◆ **PROBLEM TO SOLVE**
Beginning with the line containing "Using AISC 360-16" and ending with the last line of the records, set down every line exactly.

◆ **PROVIDED DATA**
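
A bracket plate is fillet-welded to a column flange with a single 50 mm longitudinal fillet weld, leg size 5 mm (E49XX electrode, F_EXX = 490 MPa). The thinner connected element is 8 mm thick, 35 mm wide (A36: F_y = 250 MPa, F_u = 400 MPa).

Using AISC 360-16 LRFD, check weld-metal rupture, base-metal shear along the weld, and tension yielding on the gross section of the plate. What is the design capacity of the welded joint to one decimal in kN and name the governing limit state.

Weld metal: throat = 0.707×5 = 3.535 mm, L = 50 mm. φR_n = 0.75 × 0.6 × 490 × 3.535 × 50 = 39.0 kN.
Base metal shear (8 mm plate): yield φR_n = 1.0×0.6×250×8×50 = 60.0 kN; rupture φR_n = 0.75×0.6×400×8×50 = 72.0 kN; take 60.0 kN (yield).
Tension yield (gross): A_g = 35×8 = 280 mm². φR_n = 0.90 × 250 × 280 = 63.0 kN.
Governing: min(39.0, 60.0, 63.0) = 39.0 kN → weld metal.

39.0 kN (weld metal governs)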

◆ **YOUR RESPONSE**
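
Using AISC 360-16 LRFD, check weld-metal rupture, base-metal shear along the weld, and tension yielding on the gross section of the plate. What is the design capacity of the welded joint to one decimal in kN and name the governing limit state.

Weld metal: throat = 0.707×5 = 3.535 mm, L = 50 mm. φR_n = 0.75 × 0.6 × 490 × 3.535 × 50 = 39.0 kN.
Base metal shear (8 mm plate): yield φR_n = 1.0×0.6×250×8×50 = 60.0 kN; rupture φR_n = 0.75×0.6×400×8×50 = 72.0 kN; take 60.0 kN (yield).
Tension yield (gross): A_g = 35×8 = 280 mm². φR_n = 0.90 × 250 × 280 = 63.0 kN.
Governing: min(39.0, 60.0, 63.0) = 39.0 kN → weld metal.

39.0 kN (weld metal governs)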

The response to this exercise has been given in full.